Once the line with "From a stop-motion" is found in the data, output it and each following line exactly, up to and including the line with "Paloma and Ingrid are present.", and nothing before or after.

□ □ □ □

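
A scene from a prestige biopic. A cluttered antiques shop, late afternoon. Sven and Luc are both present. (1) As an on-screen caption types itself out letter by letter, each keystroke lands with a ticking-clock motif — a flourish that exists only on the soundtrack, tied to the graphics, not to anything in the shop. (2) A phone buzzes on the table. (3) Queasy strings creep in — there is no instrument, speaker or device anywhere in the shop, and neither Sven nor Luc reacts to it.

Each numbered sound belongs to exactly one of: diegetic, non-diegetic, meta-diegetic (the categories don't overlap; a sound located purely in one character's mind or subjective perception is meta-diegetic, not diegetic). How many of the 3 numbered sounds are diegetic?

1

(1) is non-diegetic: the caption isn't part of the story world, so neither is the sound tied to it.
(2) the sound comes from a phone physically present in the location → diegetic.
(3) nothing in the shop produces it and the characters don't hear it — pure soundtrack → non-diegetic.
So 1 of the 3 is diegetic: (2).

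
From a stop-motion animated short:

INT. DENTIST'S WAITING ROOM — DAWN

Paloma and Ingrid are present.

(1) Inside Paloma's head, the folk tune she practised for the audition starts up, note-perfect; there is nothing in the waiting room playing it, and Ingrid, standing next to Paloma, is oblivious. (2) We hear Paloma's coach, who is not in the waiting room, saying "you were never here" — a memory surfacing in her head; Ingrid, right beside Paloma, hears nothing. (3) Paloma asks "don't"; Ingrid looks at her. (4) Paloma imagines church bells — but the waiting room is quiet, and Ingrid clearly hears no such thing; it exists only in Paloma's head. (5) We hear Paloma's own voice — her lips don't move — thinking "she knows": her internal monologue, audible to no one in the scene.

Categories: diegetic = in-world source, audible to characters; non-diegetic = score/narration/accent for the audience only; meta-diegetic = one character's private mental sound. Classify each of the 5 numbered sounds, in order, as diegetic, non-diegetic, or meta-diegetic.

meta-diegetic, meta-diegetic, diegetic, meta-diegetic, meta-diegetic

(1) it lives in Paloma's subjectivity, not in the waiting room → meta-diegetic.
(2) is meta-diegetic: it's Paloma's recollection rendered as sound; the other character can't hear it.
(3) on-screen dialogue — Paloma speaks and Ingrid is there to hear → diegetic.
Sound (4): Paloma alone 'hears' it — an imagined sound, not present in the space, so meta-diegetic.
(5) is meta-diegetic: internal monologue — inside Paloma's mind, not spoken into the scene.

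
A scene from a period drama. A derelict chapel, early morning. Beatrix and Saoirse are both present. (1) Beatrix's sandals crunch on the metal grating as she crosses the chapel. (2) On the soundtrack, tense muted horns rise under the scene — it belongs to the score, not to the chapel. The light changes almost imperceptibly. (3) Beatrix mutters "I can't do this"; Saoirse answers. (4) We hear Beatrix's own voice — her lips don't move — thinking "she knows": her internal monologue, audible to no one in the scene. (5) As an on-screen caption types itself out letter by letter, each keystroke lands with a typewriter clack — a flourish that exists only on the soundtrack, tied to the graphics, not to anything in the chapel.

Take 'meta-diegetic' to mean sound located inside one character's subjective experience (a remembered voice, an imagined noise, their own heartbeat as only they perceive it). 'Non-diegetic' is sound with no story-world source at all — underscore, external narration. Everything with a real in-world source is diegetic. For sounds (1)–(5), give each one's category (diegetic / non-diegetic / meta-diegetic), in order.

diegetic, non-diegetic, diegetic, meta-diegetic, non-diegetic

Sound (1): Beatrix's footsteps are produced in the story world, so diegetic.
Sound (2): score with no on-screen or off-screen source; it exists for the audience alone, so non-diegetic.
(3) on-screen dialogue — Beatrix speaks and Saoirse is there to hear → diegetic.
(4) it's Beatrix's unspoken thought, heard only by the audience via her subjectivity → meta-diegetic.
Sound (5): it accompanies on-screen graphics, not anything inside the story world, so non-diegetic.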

□ □ □ □

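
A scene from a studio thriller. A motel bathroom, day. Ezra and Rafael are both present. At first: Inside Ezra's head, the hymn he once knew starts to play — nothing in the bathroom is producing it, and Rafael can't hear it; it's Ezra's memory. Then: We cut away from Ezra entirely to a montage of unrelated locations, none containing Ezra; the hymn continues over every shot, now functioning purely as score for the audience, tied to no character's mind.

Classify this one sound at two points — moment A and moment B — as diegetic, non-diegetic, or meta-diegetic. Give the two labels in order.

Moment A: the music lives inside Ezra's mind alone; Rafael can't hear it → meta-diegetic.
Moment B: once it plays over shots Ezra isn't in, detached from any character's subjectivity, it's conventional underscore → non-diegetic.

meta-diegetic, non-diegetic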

□ □ □ □

#### WRITTEN RESPONSE
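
From a stop-motion animated short:

INT. DENTIST'S WAITING ROOM — DAWN

Paloma and Ingrid are present.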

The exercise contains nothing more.